Information supplied -
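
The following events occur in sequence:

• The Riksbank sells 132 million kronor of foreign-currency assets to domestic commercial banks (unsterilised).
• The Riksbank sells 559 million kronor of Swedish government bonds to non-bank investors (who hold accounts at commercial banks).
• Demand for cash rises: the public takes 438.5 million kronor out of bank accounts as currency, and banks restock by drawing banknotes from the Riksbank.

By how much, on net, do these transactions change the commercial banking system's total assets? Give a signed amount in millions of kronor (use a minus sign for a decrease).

Riksbank balance sheet:
  Assets:      Securities −559M, Foreign assets −132M
  Liabilities: Bank reserves −1129.5M, Currency in circulation +438.5M
Commercial banking system:
  Assets:      Reserves at CB −1129.5M, Foreign assets +132M
  Liabilities: Checkable deposits −997.5M
Change in total bank assets = -997.5 million.

-997.5 million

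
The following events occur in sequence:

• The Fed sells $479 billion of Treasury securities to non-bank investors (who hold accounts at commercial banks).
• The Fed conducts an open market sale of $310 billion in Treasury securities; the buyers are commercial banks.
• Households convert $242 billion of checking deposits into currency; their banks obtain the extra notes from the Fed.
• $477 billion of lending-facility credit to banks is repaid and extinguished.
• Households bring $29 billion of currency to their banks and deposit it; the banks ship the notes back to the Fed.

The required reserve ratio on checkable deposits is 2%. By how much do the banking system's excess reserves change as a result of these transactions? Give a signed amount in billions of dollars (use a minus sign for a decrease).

Asset sale (to non-banks) $479 billion: reserves −$479B, deposits −$479B.
OMO sale (to banks) $310 billion: reserves −$310B, deposits 0.
Currency withdrawal $242 billion: reserves −$242B, deposits −$242B.
Discount-window repayment $477 billion: reserves −$477B, deposits 0.
Currency deposit $29 billion: reserves +$29B, deposits +$29B.
Totals: Δreserves = −$1479B, Δdeposits = −$692B.
Δrequired reserves = 2% × −$692B = −$13.84B.
Δexcess reserves = Δreserves − Δrequired = −$1479B − (−$13.84B) = -$1465.16 billion.

-$1465.16 billion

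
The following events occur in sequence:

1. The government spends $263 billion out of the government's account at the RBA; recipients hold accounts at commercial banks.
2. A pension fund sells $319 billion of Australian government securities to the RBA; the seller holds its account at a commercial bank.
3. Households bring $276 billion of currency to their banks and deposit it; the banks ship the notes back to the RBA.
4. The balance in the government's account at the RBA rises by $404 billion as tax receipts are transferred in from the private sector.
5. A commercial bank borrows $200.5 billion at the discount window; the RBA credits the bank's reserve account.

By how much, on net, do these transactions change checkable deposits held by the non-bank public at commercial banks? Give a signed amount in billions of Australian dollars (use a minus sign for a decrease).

Government spending $263 billion: non-bank counterparties' bank balances rise → +$263B.
Asset purchase (from non-banks) $319 billion: non-bank counterparties' bank balances rise → +$319B.
Currency deposit $276 billion: non-bank counterparties' bank balances rise → +$276B.
Government account inflow $404 billion: non-bank counterparties' bank balances fall → −$404B.
Discount-window loan $200.5 billion: the counterparty is a bank, so public deposits are unchanged → 0.
Net: 263 + 319 + 276 − 404 + 0 = +$454 billion.

+$454 billion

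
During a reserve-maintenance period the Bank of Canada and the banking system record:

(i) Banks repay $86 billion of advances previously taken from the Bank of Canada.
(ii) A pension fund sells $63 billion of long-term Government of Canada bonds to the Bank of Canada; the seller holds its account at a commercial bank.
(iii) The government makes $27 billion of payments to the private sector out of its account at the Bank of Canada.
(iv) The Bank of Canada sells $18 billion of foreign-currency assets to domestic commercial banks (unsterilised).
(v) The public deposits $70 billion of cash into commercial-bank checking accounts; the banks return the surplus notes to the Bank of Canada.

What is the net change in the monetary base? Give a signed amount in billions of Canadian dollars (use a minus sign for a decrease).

Bank of Canada balance sheet:
  Assets:      Securities +$63B, Loans to banks −$86B, Foreign assets −$18B
  Liabilities: Bank reserves +$56B, Currency in circulation −$70B, Government deposits −$27B
Commercial banking system:
  Assets:      Reserves at CB +$56B, Foreign assets +$18B
  Liabilities: Checkable deposits +$160B, Borrowings from CB −$86B
Monetary base = currency + reserves: −$70B + (+$56B) = -$14 billion.

-$14 billion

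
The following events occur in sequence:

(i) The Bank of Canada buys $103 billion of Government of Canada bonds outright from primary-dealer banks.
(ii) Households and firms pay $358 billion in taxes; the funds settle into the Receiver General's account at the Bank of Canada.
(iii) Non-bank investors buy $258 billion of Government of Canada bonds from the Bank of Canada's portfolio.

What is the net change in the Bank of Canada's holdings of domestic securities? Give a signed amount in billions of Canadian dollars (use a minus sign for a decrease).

-$155 billion

OMO purchase (from banks) $103 billion: securities added to the Bank of Canada's portfolio → +$103B.
Government account inflow $358 billion: the Bank of Canada's securities portfolio is untouched → 0.
Asset sale (to non-banks) $258 billion: securities removed from the Bank of Canada's portfolio → −$258B.
Net: 103 + 0 − 258 = -$155 billion.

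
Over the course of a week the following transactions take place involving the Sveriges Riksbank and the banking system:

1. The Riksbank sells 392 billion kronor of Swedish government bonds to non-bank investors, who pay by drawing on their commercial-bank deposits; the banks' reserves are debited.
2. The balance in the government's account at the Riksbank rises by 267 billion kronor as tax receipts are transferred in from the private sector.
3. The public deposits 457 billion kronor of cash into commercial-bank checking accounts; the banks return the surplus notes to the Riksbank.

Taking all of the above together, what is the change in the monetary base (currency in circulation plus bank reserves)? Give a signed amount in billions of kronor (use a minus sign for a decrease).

-659 billion

Riksbank balance sheet:
  Assets:      Securities −392B
  Liabilities: Bank reserves −202B, Currency in circulation −457B, Government deposits +267B
Monetary base = currency + reserves: −457B + (−202B) = -659 billion.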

What you have to do - Reproduce every line of the data so that nothing differs from the original.

Your response -
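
The following events occur in sequence:

• The Riksbank sells 132 million kronor of foreign-currency assets to domestic commercial banks (unsterilised).
• The Riksbank sells 559 million kronor of Swedish government bonds to non-bank investors (who hold accounts at commercial banks).
• Demand for cash rises: the public takes 438.5 million kronor out of bank accounts as currency, and banks restock by drawing banknotes from the Riksbank.

By how much, on net, do these transactions change the commercial banking system's total assets? Give a signed amount in millions of kronor (use a minus sign for a decrease).

Riksbank balance sheet:
  Assets:      Securities −559M, Foreign assets −132M
  Liabilities: Bank reserves −1129.5M, Currency in circulation +438.5M
Commercial banking system:
  Assets:      Reserves at CB −1129.5M, Foreign assets +132M
  Liabilities: Checkable deposits −997.5M
Change in total bank assets = -997.5 million.

-997.5 million

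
The following events occur in sequence:

• The Fed sells $479 billion of Treasury securities to non-bank investors (who hold accounts at commercial banks).
• The Fed conducts an open market sale of $310 billion in Treasury securities; the buyers are commercial banks.
• Households convert $242 billion of checking deposits into currency; their banks obtain the extra notes from the Fed.
• $477 billion of lending-facility credit to banks is repaid and extinguished.
• Households bring $29 billion of currency to their banks and deposit it; the banks ship the notes back to the Fed.

The required reserve ratio on checkable deposits is 2%. By how much do the banking system's excess reserves change as a result of these transactions? Give a signed amount in billions of dollars (use a minus sign for a decrease).

Asset sale (to non-banks) $479 billion: reserves −$479B, deposits −$479B.
OMO sale (to banks) $310 billion: reserves −$310B, deposits 0.
Currency withdrawal $242 billion: reserves −$242B, deposits −$242B.
Discount-window repayment $477 billion: reserves −$477B, deposits 0.
Currency deposit $29 billion: reserves +$29B, deposits +$29B.
Totals: Δreserves = −$1479B, Δdeposits = −$692B.
Δrequired reserves = 2% × −$692B = −$13.84B.
Δexcess reserves = Δreserves − Δrequired = −$1479B − (−$13.84B) = -$1465.16 billion.

-$1465.16 billion

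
The following events occur in sequence:

1. The government spends $263 billion out of the government's account at the RBA; recipients hold accounts at commercial banks.
2. A pension fund sells $319 billion of Australian government securities to the RBA; the seller holds its account at a commercial bank.
3. Households bring $276 billion of currency to their banks and deposit it; the banks ship the notes back to the RBA.
4. The balance in the government's account at the RBA rises by $404 billion as tax receipts are transferred in from the private sector.
5. A commercial bank borrows $200.5 billion at the discount window; the RBA credits the bank's reserve account.

By how much, on net, do these transactions change checkable deposits held by the non-bank public at commercial banks? Give a signed amount in billions of Australian dollars (use a minus sign for a decrease).

Government spending $263 billion: non-bank counterparties' bank balances rise → +$263B.
Asset purchase (from non-banks) $319 billion: non-bank counterparties' bank balances rise → +$319B.
Currency deposit $276 billion: non-bank counterparties' bank balances rise → +$276B.
Government account inflow $404 billion: non-bank counterparties' bank balances fall → −$404B.
Discount-window loan $200.5 billion: the counterparty is a bank, so public deposits are unchanged → 0.
Net: 263 + 319 + 276 − 404 + 0 = +$454 billion.

+$454 billion

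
During a reserve-maintenance period the Bank of Canada and the banking system record:

(i) Banks repay $86 billion of advances previously taken from the Bank of Canada.
(ii) A pension fund sells $63 billion of long-term Government of Canada bonds to the Bank of Canada; the seller holds its account at a commercial bank.
(iii) The government makes $27 billion of payments to the private sector out of its account at the Bank of Canada.
(iv) The Bank of Canada sells $18 billion of foreign-currency assets to domestic commercial banks (unsterilised).
(v) The public deposits $70 billion of cash into commercial-bank checking accounts; the banks return the surplus notes to the Bank of Canada.

What is the net change in the monetary base? Give a signed amount in billions of Canadian dollars (use a minus sign for a decrease).

Bank of Canada balance sheet:
  Assets:      Securities +$63B, Loans to banks −$86B, Foreign assets −$18B
  Liabilities: Bank reserves +$56B, Currency in circulation −$70B, Government deposits −$27B
Commercial banking system:
  Assets:      Reserves at CB +$56B, Foreign assets +$18B
  Liabilities: Checkable deposits +$160B, Borrowings from CB −$86B
Monetary base = currency + reserves: −$70B + (+$56B) = -$14 billion.

-$14 billion

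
The following events occur in sequence:

(i) The Bank of Canada buys $103 billion of Government of Canada bonds outright from primary-dealer banks.
(ii) Households and firms pay $358 billion in taxes; the funds settle into the Receiver General's account at the Bank of Canada.
(iii) Non-bank investors buy $258 billion of Government of Canada bonds from the Bank of Canada's portfolio.

What is the net change in the Bank of Canada's holdings of domestic securities? Give a signed amount in billions of Canadian dollars (use a minus sign for a decrease).

-$155 billion

OMO purchase (from banks) $103 billion: securities added to the Bank of Canada's portfolio → +$103B.
Government account inflow $358 billion: the Bank of Canada's securities portfolio is untouched → 0.
Asset sale (to non-banks) $258 billion: securities removed from the Bank of Canada's portfolio → −$258B.
Net: 103 + 0 − 258 = -$155 billion.

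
Over the course of a week the following transactions take place involving the Sveriges Riksbank and the banking system:

1. The Riksbank sells 392 billion kronor of Swedish government bonds to non-bank investors, who pay by drawing on their commercial-bank deposits; the banks' reserves are debited.
2. The balance in the government's account at the Riksbank rises by 267 billion kronor as tax receipts are transferred in from the private sector.
3. The public deposits 457 billion kronor of cash into commercial-bank checking accounts; the banks return the surplus notes to the Riksbank.

Taking all of the above together, what is the change in the monetary base (currency in circulation plus bank reserves)? Give a signed amount in billions of kronor (use a minus sign for a decrease).

-659 billion

Riksbank balance sheet:
  Assets:      Securities −392B
  Liabilities: Bank reserves −202B, Currency in circulation −457B, Government deposits +267B
Monetary base = currency + reserves: −457B + (−202B) = -659 billion.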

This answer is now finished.